*Task to complete*:
Go over the records and copy every line with the string "following".

Records from a data collection
========================================================================
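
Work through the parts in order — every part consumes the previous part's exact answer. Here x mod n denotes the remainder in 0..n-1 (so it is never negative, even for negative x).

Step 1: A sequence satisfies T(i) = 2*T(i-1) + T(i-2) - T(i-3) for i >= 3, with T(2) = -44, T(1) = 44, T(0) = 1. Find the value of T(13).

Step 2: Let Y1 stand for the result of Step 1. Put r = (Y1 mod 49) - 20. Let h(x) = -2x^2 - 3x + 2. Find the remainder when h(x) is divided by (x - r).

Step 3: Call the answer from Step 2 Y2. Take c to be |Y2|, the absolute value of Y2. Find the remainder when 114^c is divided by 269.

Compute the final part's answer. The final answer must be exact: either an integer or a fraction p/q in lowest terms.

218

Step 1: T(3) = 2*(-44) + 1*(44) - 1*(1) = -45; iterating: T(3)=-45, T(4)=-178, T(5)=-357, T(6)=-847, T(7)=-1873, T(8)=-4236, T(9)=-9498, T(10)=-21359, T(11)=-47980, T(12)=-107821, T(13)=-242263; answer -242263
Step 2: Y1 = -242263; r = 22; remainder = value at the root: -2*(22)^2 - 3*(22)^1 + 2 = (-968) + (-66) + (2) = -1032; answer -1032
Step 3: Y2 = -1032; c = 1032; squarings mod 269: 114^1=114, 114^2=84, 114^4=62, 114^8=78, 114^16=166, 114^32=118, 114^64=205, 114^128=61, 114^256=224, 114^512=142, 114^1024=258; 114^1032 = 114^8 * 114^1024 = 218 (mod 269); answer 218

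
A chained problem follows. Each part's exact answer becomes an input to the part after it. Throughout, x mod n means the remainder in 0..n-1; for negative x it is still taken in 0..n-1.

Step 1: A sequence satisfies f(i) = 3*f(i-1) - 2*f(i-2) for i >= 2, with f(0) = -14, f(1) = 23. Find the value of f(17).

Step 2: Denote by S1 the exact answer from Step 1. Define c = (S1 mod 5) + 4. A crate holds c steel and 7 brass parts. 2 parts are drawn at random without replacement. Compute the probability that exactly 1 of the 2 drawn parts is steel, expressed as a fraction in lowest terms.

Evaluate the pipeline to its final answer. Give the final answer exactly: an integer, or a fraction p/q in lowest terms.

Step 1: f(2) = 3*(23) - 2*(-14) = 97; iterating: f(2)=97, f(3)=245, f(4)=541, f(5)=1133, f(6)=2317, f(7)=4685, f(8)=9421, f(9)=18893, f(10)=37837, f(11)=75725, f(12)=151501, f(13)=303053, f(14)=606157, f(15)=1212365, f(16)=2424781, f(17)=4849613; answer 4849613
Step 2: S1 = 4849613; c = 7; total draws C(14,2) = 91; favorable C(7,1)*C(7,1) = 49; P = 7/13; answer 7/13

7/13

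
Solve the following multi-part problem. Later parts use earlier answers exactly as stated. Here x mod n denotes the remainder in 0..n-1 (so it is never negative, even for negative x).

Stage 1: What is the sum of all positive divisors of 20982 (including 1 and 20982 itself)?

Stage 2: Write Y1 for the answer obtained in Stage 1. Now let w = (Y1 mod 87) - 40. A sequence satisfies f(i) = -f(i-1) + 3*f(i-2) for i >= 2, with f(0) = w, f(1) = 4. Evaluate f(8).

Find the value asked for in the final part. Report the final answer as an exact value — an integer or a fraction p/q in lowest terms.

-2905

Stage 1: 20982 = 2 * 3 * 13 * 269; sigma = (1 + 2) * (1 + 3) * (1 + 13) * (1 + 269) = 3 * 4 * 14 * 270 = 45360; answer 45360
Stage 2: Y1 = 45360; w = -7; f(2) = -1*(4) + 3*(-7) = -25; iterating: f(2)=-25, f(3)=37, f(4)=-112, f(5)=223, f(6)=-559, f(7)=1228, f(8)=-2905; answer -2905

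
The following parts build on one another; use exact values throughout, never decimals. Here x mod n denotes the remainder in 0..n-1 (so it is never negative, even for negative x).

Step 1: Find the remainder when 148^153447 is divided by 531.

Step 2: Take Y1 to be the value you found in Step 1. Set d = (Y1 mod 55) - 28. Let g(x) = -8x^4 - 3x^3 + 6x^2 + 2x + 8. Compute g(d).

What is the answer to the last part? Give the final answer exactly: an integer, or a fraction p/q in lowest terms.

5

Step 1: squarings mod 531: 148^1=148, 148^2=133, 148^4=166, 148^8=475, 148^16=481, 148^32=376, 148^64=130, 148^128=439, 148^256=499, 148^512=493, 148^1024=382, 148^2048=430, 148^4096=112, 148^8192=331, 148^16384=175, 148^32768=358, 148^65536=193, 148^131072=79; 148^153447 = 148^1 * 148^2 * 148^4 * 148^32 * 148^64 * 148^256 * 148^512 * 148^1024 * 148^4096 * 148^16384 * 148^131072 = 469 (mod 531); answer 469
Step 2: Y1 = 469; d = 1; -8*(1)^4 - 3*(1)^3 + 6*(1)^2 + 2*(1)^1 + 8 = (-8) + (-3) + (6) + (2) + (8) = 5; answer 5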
========================================================================
*Written response*:
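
Solve the following multi-part problem. Later parts use earlier answers exactly as stated. Here x mod n denotes the remainder in 0..n-1 (so it is never negative, even for negative x).
The following parts build on one another; use exact values throughout, never decimals. Here x mod n denotes the remainder in 0..n-1 (so it is never negative, even for negative x).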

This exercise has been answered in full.